Entries taken from a collection:
********

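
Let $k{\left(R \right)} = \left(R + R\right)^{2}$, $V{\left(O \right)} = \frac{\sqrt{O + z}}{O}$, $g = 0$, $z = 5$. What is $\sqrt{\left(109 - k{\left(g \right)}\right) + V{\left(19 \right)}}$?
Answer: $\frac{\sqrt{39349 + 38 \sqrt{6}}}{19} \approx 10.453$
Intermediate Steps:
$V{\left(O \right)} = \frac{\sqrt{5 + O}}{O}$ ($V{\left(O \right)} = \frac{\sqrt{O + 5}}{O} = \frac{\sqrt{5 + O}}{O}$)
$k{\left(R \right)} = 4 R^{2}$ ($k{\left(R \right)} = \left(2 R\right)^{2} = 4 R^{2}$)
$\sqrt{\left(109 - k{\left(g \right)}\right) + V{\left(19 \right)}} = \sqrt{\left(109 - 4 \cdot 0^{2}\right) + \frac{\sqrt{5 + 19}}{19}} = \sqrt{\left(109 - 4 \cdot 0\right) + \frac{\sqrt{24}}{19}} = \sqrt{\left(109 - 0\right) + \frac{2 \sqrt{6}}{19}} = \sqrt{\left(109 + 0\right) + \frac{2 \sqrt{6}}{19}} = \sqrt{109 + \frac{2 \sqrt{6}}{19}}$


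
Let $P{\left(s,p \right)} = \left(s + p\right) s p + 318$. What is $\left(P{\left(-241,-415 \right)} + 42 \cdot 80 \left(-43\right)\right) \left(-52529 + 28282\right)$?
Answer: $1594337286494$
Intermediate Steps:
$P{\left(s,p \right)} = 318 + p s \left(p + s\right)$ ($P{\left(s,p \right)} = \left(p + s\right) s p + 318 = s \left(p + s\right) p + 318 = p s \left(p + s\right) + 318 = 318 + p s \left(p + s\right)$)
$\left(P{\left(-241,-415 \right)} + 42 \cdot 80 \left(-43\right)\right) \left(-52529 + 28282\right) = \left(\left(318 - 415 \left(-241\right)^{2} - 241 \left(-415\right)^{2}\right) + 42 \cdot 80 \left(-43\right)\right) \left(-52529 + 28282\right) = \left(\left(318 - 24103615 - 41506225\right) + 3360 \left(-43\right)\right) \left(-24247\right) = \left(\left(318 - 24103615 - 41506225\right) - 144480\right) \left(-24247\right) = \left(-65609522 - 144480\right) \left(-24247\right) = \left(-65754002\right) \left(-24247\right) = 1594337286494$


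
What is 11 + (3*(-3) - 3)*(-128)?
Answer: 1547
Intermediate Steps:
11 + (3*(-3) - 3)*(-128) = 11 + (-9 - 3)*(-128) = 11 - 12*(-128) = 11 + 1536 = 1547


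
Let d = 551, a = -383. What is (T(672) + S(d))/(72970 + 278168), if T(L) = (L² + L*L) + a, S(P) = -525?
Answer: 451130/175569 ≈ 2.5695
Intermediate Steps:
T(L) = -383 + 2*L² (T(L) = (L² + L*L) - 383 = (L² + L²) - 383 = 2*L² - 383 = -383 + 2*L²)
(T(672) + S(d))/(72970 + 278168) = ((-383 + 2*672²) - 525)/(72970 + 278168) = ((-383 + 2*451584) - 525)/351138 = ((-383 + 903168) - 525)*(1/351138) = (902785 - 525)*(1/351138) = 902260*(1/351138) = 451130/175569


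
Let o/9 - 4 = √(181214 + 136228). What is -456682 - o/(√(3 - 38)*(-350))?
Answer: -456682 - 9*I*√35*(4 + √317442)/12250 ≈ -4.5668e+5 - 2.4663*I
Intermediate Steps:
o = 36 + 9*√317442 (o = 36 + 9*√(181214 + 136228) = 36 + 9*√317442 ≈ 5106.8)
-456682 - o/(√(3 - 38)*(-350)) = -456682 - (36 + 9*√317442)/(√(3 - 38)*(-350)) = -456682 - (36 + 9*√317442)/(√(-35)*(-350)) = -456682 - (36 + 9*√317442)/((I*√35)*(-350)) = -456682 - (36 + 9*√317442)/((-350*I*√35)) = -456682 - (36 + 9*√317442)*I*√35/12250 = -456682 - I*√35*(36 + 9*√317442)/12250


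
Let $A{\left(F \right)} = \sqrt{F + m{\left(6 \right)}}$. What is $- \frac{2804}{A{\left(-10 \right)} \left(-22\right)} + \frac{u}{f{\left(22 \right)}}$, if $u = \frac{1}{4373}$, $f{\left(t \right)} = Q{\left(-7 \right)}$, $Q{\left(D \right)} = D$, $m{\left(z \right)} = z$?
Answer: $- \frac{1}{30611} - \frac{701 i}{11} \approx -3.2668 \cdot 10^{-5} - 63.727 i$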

********

Problem to solve:
Give again, exactly as written, the lines running from the first line of the data above through the line that contains "Answer: $1594337286494$".

Output of the exercise:
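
Let $k{\left(R \right)} = \left(R + R\right)^{2}$, $V{\left(O \right)} = \frac{\sqrt{O + z}}{O}$, $g = 0$, $z = 5$. What is $\sqrt{\left(109 - k{\left(g \right)}\right) + V{\left(19 \right)}}$?
Answer: $\frac{\sqrt{39349 + 38 \sqrt{6}}}{19} \approx 10.453$
Intermediate Steps:
$V{\left(O \right)} = \frac{\sqrt{5 + O}}{O}$ ($V{\left(O \right)} = \frac{\sqrt{O + 5}}{O} = \frac{\sqrt{5 + O}}{O}$)
$k{\left(R \right)} = 4 R^{2}$ ($k{\left(R \right)} = \left(2 R\right)^{2} = 4 R^{2}$)
$\sqrt{\left(109 - k{\left(g \right)}\right) + V{\left(19 \right)}} = \sqrt{\left(109 - 4 \cdot 0^{2}\right) + \frac{\sqrt{5 + 19}}{19}} = \sqrt{\left(109 - 4 \cdot 0\right) + \frac{\sqrt{24}}{19}} = \sqrt{\left(109 - 0\right) + \frac{2 \sqrt{6}}{19}} = \sqrt{\left(109 + 0\right) + \frac{2 \sqrt{6}}{19}} = \sqrt{109 + \frac{2 \sqrt{6}}{19}}$


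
Let $P{\left(s,p \right)} = \left(s + p\right) s p + 318$. What is $\left(P{\left(-241,-415 \right)} + 42 \cdot 80 \left(-43\right)\right) \left(-52529 + 28282\right)$?
Answer: $1594337286494$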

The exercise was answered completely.